RECORD SET Start Marker
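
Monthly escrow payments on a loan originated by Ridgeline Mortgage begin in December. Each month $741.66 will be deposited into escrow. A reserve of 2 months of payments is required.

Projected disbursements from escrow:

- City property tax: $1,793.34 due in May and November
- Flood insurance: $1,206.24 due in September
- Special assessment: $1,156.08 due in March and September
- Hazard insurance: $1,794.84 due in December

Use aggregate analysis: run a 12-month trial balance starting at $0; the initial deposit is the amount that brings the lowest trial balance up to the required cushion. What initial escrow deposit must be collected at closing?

$2,536.50

Cushion = 2 × $741.66 = $1,483.32
Trial balance (start $0, +$741.66 each month, − disbursements):
  Dec: +$741.66 − $1,794.84 → -$1,053.18
  Jan: +$741.66 → -$311.52
  Feb: +$741.66 → $430.14
  Mar: +$741.66 − $1,156.08 → $15.72
  Apr: +$741.66 → $757.38
  May: +$741.66 − $1,793.34 → -$294.30
  Jun: +$741.66 → $447.36
  Jul: +$741.66 → $1,189.02
  Aug: +$741.66 → $1,930.68
  Sep: +$741.66 − $2,362.32 → $310.02
  Oct: +$741.66 → $1,051.68
  Nov: +$741.66 − $1,793.34 → $0.00
Lowest trial balance = -$1,053.18 (Dec)
Initial deposit = cushion − low point = $1,483.32 − (-$1,053.18) = $2,536.50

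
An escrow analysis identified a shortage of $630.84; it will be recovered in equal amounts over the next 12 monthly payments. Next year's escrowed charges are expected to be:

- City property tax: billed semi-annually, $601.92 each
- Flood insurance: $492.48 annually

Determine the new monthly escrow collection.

$193.93

City property tax — $601.92 × 2 = $1,203.84/yr
Flood insurance — $492.48/yr
Total annual escrow = $1,696.32
Base monthly escrow = $1,696.32 / 12 = $141.36
Shortage per month = $630.84 / 12 = $52.57
New monthly escrow = $141.36 + $52.57 = $193.93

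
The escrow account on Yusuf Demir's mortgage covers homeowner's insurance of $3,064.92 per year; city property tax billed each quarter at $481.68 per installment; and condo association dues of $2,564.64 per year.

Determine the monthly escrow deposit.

Homeowner's insurance: $3,064.92 annually
City property tax: $481.68 × 4 = $1,926.72 annually
Condo association dues: $2,564.64 annually
Combined annual = $7,556.28
Per month = $7,556.28 / 12 = $629.69

$629.69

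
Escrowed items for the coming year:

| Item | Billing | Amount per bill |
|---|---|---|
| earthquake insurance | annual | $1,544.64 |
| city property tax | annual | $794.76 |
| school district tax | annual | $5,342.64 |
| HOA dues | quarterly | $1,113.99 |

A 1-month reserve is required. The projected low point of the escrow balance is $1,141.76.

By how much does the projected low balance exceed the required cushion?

Earthquake insurance — $1,544.64
City property tax — $794.76
School district tax — $5,342.64
HOA dues — $1,113.99 × 4 = $4,455.96
Combined annual = $12,138.00
Monthly = $12,138.00 / 12 = $1,011.50
Required reserve = 1 × $1,011.50 = $1,011.50
Surplus = $1,141.76 − $1,011.50 = $130.26

$130.26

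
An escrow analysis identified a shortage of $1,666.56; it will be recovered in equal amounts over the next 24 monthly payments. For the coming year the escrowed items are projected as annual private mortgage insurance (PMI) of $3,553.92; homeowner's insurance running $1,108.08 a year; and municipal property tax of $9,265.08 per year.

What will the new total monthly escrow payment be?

$1,230.03

Private mortgage insurance (PMI): $3,553.92 annually
Homeowner's insurance: $1,108.08 annually
Municipal property tax: $9,265.08 annually
Yearly total = $3,553.92 + $1,108.08 + $9,265.08 = $13,927.08
Per month = $13,927.08 / 12 = $1,160.59
Monthly shortage recovery: $1,666.56 ÷ 24 = $69.44
New monthly escrow = $1,160.59 + $69.44 = $1,230.03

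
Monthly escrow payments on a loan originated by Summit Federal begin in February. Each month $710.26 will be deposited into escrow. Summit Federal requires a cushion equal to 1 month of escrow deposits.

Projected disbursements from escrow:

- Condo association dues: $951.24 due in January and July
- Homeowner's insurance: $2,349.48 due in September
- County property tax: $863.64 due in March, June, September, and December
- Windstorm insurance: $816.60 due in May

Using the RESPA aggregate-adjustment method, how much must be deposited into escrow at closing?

$1,736.42

Cushion = 1 × $710.26 = $710.26
Trial balance (start $0, +$710.26 each month, − disbursements):
  Feb: +$710.26 → $710.26
  Mar: +$710.26 − $863.64 → $556.88
  Apr: +$710.26 → $1,267.14
  May: +$710.26 − $816.60 → $1,160.80
  Jun: +$710.26 − $863.64 → $1,007.42
  Jul: +$710.26 − $951.24 → $766.44
  Aug: +$710.26 → $1,476.70
  Sep: +$710.26 − $3,213.12 → -$1,026.16
  Oct: +$710.26 → -$315.90
  Nov: +$710.26 → $394.36
  Dec: +$710.26 − $863.64 → $240.98
  Jan: +$710.26 − $951.24 → $0.00
Lowest trial balance = -$1,026.16 (Sep)
Initial deposit = cushion − low point = $710.26 − (-$1,026.16) = $1,736.42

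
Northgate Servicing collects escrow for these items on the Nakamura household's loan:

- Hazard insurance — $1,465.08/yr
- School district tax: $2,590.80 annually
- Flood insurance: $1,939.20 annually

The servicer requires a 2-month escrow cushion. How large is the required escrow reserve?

Hazard insurance — $1,465.08 annually
School district tax — $2,590.80 annually
Flood insurance — $1,939.20 annually
Total annual escrow = $1,465.08 + $2,590.80 + $1,939.20 = $5,995.08
Monthly escrow = $5,995.08 / 12 = $499.59
Reserve = 2 × $499.59 = $999.18

$999.18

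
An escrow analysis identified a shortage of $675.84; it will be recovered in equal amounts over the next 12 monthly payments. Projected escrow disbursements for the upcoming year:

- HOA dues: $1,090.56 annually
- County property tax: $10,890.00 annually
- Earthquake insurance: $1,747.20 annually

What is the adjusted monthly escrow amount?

HOA dues = $1,090.56
County property tax = $10,890.00
Earthquake insurance = $1,747.20
Annual escrow total = $1,090.56 + $10,890.00 + $1,747.20 = $13,727.76
Per month = $13,727.76 ÷ 12 = $1,143.98
Shortage per month = $675.84 ÷ 12 = $56.32
Adjusted monthly = $1,143.98 + $56.32 = $1,200.30

$1,200.30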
RECORD SET End Marker
■ TASK REQUIREMENTS:
Line by line, please copy the records above exactly.

■ OUTPUT OF THE TASK:
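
Monthly escrow payments on a loan originated by Ridgeline Mortgage begin in December. Each month $741.66 will be deposited into escrow. A reserve of 2 months of payments is required.

Projected disbursements from escrow:

- City property tax: $1,793.34 due in May and November
- Flood insurance: $1,206.24 due in September
- Special assessment: $1,156.08 due in March and September
- Hazard insurance: $1,794.84 due in December

Use aggregate analysis: run a 12-month trial balance starting at $0; the initial deposit is the amount that brings the lowest trial balance up to the required cushion. What initial escrow deposit must be collected at closing?

$2,536.50

Cushion = 2 × $741.66 = $1,483.32
Trial balance (start $0, +$741.66 each month, − disbursements):
  Dec: +$741.66 − $1,794.84 → -$1,053.18
  Jan: +$741.66 → -$311.52
  Feb: +$741.66 → $430.14
  Mar: +$741.66 − $1,156.08 → $15.72
  Apr: +$741.66 → $757.38
  May: +$741.66 − $1,793.34 → -$294.30
  Jun: +$741.66 → $447.36
  Jul: +$741.66 → $1,189.02
  Aug: +$741.66 → $1,930.68
  Sep: +$741.66 − $2,362.32 → $310.02
  Oct: +$741.66 → $1,051.68
  Nov: +$741.66 − $1,793.34 → $0.00
Lowest trial balance = -$1,053.18 (Dec)
Initial deposit = cushion − low point = $1,483.32 − (-$1,053.18) = $2,536.50

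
An escrow analysis identified a shortage of $630.84; it will be recovered in equal amounts over the next 12 monthly payments. Next year's escrowed charges are expected to be:

- City property tax: billed semi-annually, $601.92 each
- Flood insurance: $492.48 annually

Determine the new monthly escrow collection.

$193.93

City property tax — $601.92 × 2 = $1,203.84/yr
Flood insurance — $492.48/yr
Total annual escrow = $1,696.32
Base monthly escrow = $1,696.32 / 12 = $141.36
Shortage per month = $630.84 / 12 = $52.57
New monthly escrow = $141.36 + $52.57 = $193.93

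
The escrow account on Yusuf Demir's mortgage covers homeowner's insurance of $3,064.92 per year; city property tax billed each quarter at $481.68 per installment; and condo association dues of $2,564.64 per year.

Determine the monthly escrow deposit.

Homeowner's insurance: $3,064.92 annually
City property tax: $481.68 × 4 = $1,926.72 annually
Condo association dues: $2,564.64 annually
Combined annual = $7,556.28
Per month = $7,556.28 / 12 = $629.69

$629.69

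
Escrowed items for the coming year:

| Item | Billing | Amount per bill |
|---|---|---|
| earthquake insurance | annual | $1,544.64 |
| city property tax | annual | $794.76 |
| school district tax | annual | $5,342.64 |
| HOA dues | quarterly | $1,113.99 |

A 1-month reserve is required. The projected low point of the escrow balance is $1,141.76.

By how much does the projected low balance exceed the required cushion?

Earthquake insurance — $1,544.64
City property tax — $794.76
School district tax — $5,342.64
HOA dues — $1,113.99 × 4 = $4,455.96
Combined annual = $12,138.00
Monthly = $12,138.00 / 12 = $1,011.50
Required reserve = 1 × $1,011.50 = $1,011.50
Surplus = $1,141.76 − $1,011.50 = $130.26

$130.26

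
An escrow analysis identified a shortage of $1,666.56; it will be recovered in equal amounts over the next 24 monthly payments. For the coming year the escrowed items are projected as annual private mortgage insurance (PMI) of $3,553.92; homeowner's insurance running $1,108.08 a year; and municipal property tax of $9,265.08 per year.

What will the new total monthly escrow payment be?

$1,230.03

Private mortgage insurance (PMI): $3,553.92 annually
Homeowner's insurance: $1,108.08 annually
Municipal property tax: $9,265.08 annually
Yearly total = $3,553.92 + $1,108.08 + $9,265.08 = $13,927.08
Per month = $13,927.08 / 12 = $1,160.59
Monthly shortage recovery: $1,666.56 ÷ 24 = $69.44
New monthly escrow = $1,160.59 + $69.44 = $1,230.03

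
Monthly escrow payments on a loan originated by Summit Federal begin in February. Each month $710.26 will be deposited into escrow. Summit Federal requires a cushion equal to 1 month of escrow deposits.

Projected disbursements from escrow:

- Condo association dues: $951.24 due in January and July
- Homeowner's insurance: $2,349.48 due in September
- County property tax: $863.64 due in March, June, September, and December
- Windstorm insurance: $816.60 due in May

Using the RESPA aggregate-adjustment method, how much must be deposited into escrow at closing?

$1,736.42

Cushion = 1 × $710.26 = $710.26
Trial balance (start $0, +$710.26 each month, − disbursements):
  Feb: +$710.26 → $710.26
  Mar: +$710.26 − $863.64 → $556.88
  Apr: +$710.26 → $1,267.14
  May: +$710.26 − $816.60 → $1,160.80
  Jun: +$710.26 − $863.64 → $1,007.42
  Jul: +$710.26 − $951.24 → $766.44
  Aug: +$710.26 → $1,476.70
  Sep: +$710.26 − $3,213.12 → -$1,026.16
  Oct: +$710.26 → -$315.90
  Nov: +$710.26 → $394.36
  Dec: +$710.26 − $863.64 → $240.98
  Jan: +$710.26 − $951.24 → $0.00
Lowest trial balance = -$1,026.16 (Sep)
Initial deposit = cushion − low point = $710.26 − (-$1,026.16) = $1,736.42

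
Northgate Servicing collects escrow for these items on the Nakamura household's loan:

- Hazard insurance — $1,465.08/yr
- School district tax: $2,590.80 annually
- Flood insurance: $1,939.20 annually

The servicer requires a 2-month escrow cushion. How large is the required escrow reserve?

Hazard insurance — $1,465.08 annually
School district tax — $2,590.80 annually
Flood insurance — $1,939.20 annually
Total annual escrow = $1,465.08 + $2,590.80 + $1,939.20 = $5,995.08
Monthly escrow = $5,995.08 / 12 = $499.59
Reserve = 2 × $499.59 = $999.18

$999.18

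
An escrow analysis identified a shortage of $675.84; it will be recovered in equal amounts over the next 12 monthly payments. Projected escrow disbursements for the upcoming year:

- HOA dues: $1,090.56 annually
- County property tax: $10,890.00 annually
- Earthquake insurance: $1,747.20 annually

What is the adjusted monthly escrow amount?

HOA dues = $1,090.56
County property tax = $10,890.00
Earthquake insurance = $1,747.20
Annual escrow total = $1,090.56 + $10,890.00 + $1,747.20 = $13,727.76
Per month = $13,727.76 ÷ 12 = $1,143.98
Shortage per month = $675.84 ÷ 12 = $56.32
Adjusted monthly = $1,143.98 + $56.32 = $1,200.30

$1,200.30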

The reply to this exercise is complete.